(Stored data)

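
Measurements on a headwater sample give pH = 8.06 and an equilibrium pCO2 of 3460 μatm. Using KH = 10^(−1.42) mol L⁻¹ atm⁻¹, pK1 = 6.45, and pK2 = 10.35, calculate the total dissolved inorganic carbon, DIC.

[CO2*] = KH · pCO2 = 10^(−1.42) × 3460×10^-6 = 1.315×10^-4 mol/L
α₀ = 1/(1 + K1/[H⁺] + K1K2/[H⁺]²) = 1/(1 + 10^+1.61 + 10^-0.68) = 0.02384
DIC = [CO2*]/α₀ = 1.315×10^-4 / 0.02384 = 5.52 mmol/L

DIC = 5.52 mmol/L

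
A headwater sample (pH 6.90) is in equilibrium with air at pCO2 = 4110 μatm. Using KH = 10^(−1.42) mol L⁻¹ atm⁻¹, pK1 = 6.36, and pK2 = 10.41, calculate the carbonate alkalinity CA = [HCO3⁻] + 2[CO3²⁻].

[CO2*] = KH · pCO2 = 10^(−1.42) × 4110×10^-6 = 1.563×10^-4 mol/L
α₀ = 1/(1 + K1/[H⁺] + K1K2/[H⁺]²) = 1/(1 + 10^+0.54 + 10^-2.97) = 0.2238
DIC = [CO2*]/α₀ = 1.563×10^-4 / 0.2238 = 0.6982 mmol/L
CA = (α₁ + 2α₂)·DIC = (0.7760 + 2×0.0002398) × 0.6982 = 0.542 mmol/L

CA = 0.542 mmol/L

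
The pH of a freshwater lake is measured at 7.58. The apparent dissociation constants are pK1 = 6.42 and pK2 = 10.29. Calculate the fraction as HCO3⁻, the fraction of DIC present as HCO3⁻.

α₁ = 0.934

α₁ = 1 / (1 + [H⁺]/K1 + K2/[H⁺]) = 1 / (1 + 10^-1.16 + 10^-2.71)
   = 1 / (1 + 0.069183 + 0.0019498) = 1/1.0711 = 0.9336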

§ WHAT TO DO
Starting from the line containing "A headwater sample (pH", repeat each line through the end of the entries, exactly.

§ ANSWER TO THIS PROBLEM
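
A headwater sample (pH 6.90) is in equilibrium with air at pCO2 = 4110 μatm. Using KH = 10^(−1.42) mol L⁻¹ atm⁻¹, pK1 = 6.36, and pK2 = 10.41, calculate the carbonate alkalinity CA = [HCO3⁻] + 2[CO3²⁻].

[CO2*] = KH · pCO2 = 10^(−1.42) × 4110×10^-6 = 1.563×10^-4 mol/L
α₀ = 1/(1 + K1/[H⁺] + K1K2/[H⁺]²) = 1/(1 + 10^+0.54 + 10^-2.97) = 0.2238
DIC = [CO2*]/α₀ = 1.563×10^-4 / 0.2238 = 0.6982 mmol/L
CA = (α₁ + 2α₂)·DIC = (0.7760 + 2×0.0002398) × 0.6982 = 0.542 mmol/L

CA = 0.542 mmol/L

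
The pH of a freshwater lake is measured at 7.58. The apparent dissociation constants are pK1 = 6.42 and pK2 = 10.29. Calculate the fraction as HCO3⁻, the fraction of DIC present as HCO3⁻.

α₁ = 0.934

α₁ = 1 / (1 + [H⁺]/K1 + K2/[H⁺]) = 1 / (1 + 10^-1.16 + 10^-2.71)
   = 1 / (1 + 0.069183 + 0.0019498) = 1/1.0711 = 0.9336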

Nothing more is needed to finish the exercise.